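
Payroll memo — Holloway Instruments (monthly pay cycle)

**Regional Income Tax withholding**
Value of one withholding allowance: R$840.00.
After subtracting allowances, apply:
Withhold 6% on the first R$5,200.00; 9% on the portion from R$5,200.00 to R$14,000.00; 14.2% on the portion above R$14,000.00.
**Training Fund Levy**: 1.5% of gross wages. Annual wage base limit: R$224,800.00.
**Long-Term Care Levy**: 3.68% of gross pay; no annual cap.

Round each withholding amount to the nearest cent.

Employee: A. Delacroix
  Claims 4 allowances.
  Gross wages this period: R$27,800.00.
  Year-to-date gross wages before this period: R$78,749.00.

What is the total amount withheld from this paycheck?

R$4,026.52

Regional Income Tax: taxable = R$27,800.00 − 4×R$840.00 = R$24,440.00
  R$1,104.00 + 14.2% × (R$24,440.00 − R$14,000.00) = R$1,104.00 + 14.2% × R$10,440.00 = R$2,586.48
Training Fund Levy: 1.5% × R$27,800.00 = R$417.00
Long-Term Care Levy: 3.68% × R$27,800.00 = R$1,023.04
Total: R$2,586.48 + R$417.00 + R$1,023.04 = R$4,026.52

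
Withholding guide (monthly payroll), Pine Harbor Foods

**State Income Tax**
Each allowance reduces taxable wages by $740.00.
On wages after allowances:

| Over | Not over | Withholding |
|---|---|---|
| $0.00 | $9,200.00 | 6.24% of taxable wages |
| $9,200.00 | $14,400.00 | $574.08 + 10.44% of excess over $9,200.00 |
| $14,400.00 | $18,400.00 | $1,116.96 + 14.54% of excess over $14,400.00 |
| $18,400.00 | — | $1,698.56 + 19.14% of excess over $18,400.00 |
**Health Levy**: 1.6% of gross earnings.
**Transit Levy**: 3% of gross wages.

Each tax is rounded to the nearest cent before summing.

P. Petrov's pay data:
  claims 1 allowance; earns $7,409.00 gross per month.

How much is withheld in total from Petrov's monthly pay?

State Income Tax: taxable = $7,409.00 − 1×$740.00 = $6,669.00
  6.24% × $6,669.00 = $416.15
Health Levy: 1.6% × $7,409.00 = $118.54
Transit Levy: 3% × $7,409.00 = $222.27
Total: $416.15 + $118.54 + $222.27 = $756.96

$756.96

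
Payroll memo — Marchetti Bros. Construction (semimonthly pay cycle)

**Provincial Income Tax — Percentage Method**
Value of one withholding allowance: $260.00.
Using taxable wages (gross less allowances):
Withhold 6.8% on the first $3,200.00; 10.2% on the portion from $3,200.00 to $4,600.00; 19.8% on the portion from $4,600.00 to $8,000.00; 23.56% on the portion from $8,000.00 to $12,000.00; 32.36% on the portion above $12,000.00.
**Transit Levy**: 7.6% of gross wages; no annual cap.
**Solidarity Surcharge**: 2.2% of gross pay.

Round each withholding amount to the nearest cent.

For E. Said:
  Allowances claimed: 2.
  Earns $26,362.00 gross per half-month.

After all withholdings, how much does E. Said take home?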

---

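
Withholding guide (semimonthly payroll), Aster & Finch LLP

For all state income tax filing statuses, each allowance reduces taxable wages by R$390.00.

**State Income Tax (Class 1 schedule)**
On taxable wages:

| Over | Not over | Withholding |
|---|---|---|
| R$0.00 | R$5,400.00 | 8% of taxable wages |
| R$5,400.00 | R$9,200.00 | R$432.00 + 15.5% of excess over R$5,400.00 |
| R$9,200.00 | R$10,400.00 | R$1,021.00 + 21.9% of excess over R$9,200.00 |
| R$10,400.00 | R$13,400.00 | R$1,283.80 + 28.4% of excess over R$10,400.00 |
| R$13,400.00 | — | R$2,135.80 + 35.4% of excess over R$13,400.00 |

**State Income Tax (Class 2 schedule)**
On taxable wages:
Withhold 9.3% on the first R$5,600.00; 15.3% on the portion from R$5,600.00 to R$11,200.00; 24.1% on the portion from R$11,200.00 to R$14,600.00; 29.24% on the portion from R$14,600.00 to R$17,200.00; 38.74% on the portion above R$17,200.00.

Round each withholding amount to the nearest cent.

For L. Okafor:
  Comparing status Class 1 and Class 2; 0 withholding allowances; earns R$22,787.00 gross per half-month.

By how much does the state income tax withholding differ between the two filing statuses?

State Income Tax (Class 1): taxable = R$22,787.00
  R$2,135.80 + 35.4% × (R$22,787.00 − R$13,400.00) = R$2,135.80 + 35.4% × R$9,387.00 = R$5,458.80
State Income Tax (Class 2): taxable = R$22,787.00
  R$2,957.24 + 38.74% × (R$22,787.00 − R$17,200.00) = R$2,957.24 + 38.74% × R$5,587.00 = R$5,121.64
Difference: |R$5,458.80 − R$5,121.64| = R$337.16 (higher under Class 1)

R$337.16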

## TASK PROMPT
Extract from the listing above the lines between the line containing "Payroll memo — Holloway" and the line containing "Gross wages this period: R$27,800.00.", keeping both of those lines. Output nothing else.

## EXERCISE SOLUTION
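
Payroll memo — Holloway Instruments (monthly pay cycle)

**Regional Income Tax withholding**
Value of one withholding allowance: R$840.00.
After subtracting allowances, apply:
Withhold 6% on the first R$5,200.00; 9% on the portion from R$5,200.00 to R$14,000.00; 14.2% on the portion above R$14,000.00.
**Training Fund Levy**: 1.5% of gross wages. Annual wage base limit: R$224,800.00.
**Long-Term Care Levy**: 3.68% of gross pay; no annual cap.

Round each withholding amount to the nearest cent.

Employee: A. Delacroix
  Claims 4 allowances.
  Gross wages this period: R$27,800.00.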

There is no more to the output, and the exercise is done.